--- Available records Enclosed Below ---
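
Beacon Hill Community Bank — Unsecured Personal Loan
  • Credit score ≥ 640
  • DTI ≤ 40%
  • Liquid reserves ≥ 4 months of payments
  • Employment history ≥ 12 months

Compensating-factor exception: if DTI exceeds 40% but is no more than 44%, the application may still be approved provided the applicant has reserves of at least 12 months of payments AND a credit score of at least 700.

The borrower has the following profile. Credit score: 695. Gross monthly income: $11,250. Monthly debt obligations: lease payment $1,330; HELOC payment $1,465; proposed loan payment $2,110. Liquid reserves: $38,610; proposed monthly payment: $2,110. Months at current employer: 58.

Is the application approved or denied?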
--- End of Enclosed Available records ---
--- Available records Enclosed Below ---
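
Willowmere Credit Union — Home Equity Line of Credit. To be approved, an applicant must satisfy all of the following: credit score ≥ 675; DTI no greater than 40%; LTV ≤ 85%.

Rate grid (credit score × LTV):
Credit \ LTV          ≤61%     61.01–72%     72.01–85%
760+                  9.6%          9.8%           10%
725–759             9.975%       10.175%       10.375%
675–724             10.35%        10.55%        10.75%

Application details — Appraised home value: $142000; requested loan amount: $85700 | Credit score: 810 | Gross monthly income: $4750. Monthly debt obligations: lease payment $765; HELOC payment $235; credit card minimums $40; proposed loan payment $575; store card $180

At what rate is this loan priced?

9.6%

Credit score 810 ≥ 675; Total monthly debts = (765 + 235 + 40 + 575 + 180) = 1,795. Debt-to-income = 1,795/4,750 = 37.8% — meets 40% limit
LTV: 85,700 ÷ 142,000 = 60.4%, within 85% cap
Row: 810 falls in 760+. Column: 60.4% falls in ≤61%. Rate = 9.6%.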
--- End of Enclosed Available records ---
For every line of the records that has the word "lease" in it, make a copy.

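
The borrower has the following profile. Credit score: 695. Gross monthly income: $11,250. Monthly debt obligations: lease payment $1,330; HELOC payment $1,465; proposed loan payment $2,110. Liquid reserves: $38,610; proposed monthly payment: $2,110. Months at current employer: 58.
Application details — Appraised home value: $142000; requested loan amount: $85700 | Credit score: 810 | Gross monthly income: $4750. Monthly debt obligations: lease payment $765; HELOC payment $235; credit card minimums $40; proposed loan payment $575; store card $180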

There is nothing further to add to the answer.